■ Exercise prompt
Transcribe the records below. Leave every line exactly as written.

■ Records for processing
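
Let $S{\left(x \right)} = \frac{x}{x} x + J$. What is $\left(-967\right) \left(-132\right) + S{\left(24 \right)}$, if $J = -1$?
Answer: $127667$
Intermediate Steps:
$S{\left(x \right)} = -1 + x$ ($S{\left(x \right)} = \frac{x}{x} x - 1 = 1 x - 1 = x - 1 = -1 + x$)
$\left(-967\right) \left(-132\right) + S{\left(24 \right)} = \left(-967\right) \left(-132\right) + \left(-1 + 24\right) = 127644 + 23 = 127667$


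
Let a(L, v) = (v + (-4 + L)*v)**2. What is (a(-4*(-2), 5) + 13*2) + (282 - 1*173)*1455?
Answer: 159246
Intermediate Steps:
a(L, v) = (v + v*(-4 + L))**2
(a(-4*(-2), 5) + 13*2) + (282 - 1*173)*1455 = (5**2*(-3 - 4*(-2))**2 + 13*2) + (282 - 1*173)*1455 = (25*(-3 + 8)**2 + 26) + (282 - 173)*1455 = (25*5**2 + 26) + 109*1455 = (25*25 + 26) + 158595 = (625 + 26) + 158595 = 651 + 158595 = 159246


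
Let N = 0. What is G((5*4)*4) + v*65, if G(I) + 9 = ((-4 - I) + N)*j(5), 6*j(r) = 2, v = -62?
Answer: -4067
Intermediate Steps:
j(r) = ⅓ (j(r) = (⅙)*2 = ⅓)
G(I) = -31/3 - I/3 (G(I) = -9 + ((-4 - I) + 0)*(⅓) = -9 + (-4 - I)*(⅓) = -9 + (-4/3 - I/3) = -31/3 - I/3)
G((5*4)*4) + v*65 = (-31/3 - 5*4*4/3) - 62*65 = (-31/3 - 20*4/3) - 4030 = (-31/3 - ⅓*80) - 4030 = (-31/3 - 80/3) - 4030 = -37 - 4030 = -4067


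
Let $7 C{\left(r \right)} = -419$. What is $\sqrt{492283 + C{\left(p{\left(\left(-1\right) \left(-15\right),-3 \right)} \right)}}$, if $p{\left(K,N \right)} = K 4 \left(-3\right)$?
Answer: $\frac{\sqrt{24118934}}{7} \approx 701.59$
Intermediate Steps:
$p{\left(K,N \right)} = - 12 K$ ($p{\left(K,N \right)} = 4 K \left(-3\right) = - 12 K$)
$C{\left(r \right)} = - \frac{419}{7}$ ($C{\left(r \right)} = \frac{1}{7} \left(-419\right) = - \frac{419}{7}$)
$\sqrt{492283 + C{\left(p{\left(\left(-1\right) \left(-15\right),-3 \right)} \right)}} = \sqrt{492283 - \frac{419}{7}} = \sqrt{\frac{3445562}{7}} = \frac{\sqrt{24118934}}{7}$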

■ Response to the task
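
Let $S{\left(x \right)} = \frac{x}{x} x + J$. What is $\left(-967\right) \left(-132\right) + S{\left(24 \right)}$, if $J = -1$?
Answer: $127667$
Intermediate Steps:
$S{\left(x \right)} = -1 + x$ ($S{\left(x \right)} = \frac{x}{x} x - 1 = 1 x - 1 = x - 1 = -1 + x$)
$\left(-967\right) \left(-132\right) + S{\left(24 \right)} = \left(-967\right) \left(-132\right) + \left(-1 + 24\right) = 127644 + 23 = 127667$


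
Let a(L, v) = (v + (-4 + L)*v)**2. What is (a(-4*(-2), 5) + 13*2) + (282 - 1*173)*1455?
Answer: 159246
Intermediate Steps:
a(L, v) = (v + v*(-4 + L))**2
(a(-4*(-2), 5) + 13*2) + (282 - 1*173)*1455 = (5**2*(-3 - 4*(-2))**2 + 13*2) + (282 - 1*173)*1455 = (25*(-3 + 8)**2 + 26) + (282 - 173)*1455 = (25*5**2 + 26) + 109*1455 = (25*25 + 26) + 158595 = (625 + 26) + 158595 = 651 + 158595 = 159246


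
Let N = 0. What is G((5*4)*4) + v*65, if G(I) + 9 = ((-4 - I) + N)*j(5), 6*j(r) = 2, v = -62?
Answer: -4067
Intermediate Steps:
j(r) = ⅓ (j(r) = (⅙)*2 = ⅓)
G(I) = -31/3 - I/3 (G(I) = -9 + ((-4 - I) + 0)*(⅓) = -9 + (-4 - I)*(⅓) = -9 + (-4/3 - I/3) = -31/3 - I/3)
G((5*4)*4) + v*65 = (-31/3 - 5*4*4/3) - 62*65 = (-31/3 - 20*4/3) - 4030 = (-31/3 - ⅓*80) - 4030 = (-31/3 - 80/3) - 4030 = -37 - 4030 = -4067


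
Let $7 C{\left(r \right)} = -419$. What is $\sqrt{492283 + C{\left(p{\left(\left(-1\right) \left(-15\right),-3 \right)} \right)}}$, if $p{\left(K,N \right)} = K 4 \left(-3\right)$?
Answer: $\frac{\sqrt{24118934}}{7} \approx 701.59$
Intermediate Steps:
$p{\left(K,N \right)} = - 12 K$ ($p{\left(K,N \right)} = 4 K \left(-3\right) = - 12 K$)
$C{\left(r \right)} = - \frac{419}{7}$ ($C{\left(r \right)} = \frac{1}{7} \left(-419\right) = - \frac{419}{7}$)
$\sqrt{492283 + C{\left(p{\left(\left(-1\right) \left(-15\right),-3 \right)} \right)}} = \sqrt{492283 - \frac{419}{7}} = \sqrt{\frac{3445562}{7}} = \frac{\sqrt{24118934}}{7}$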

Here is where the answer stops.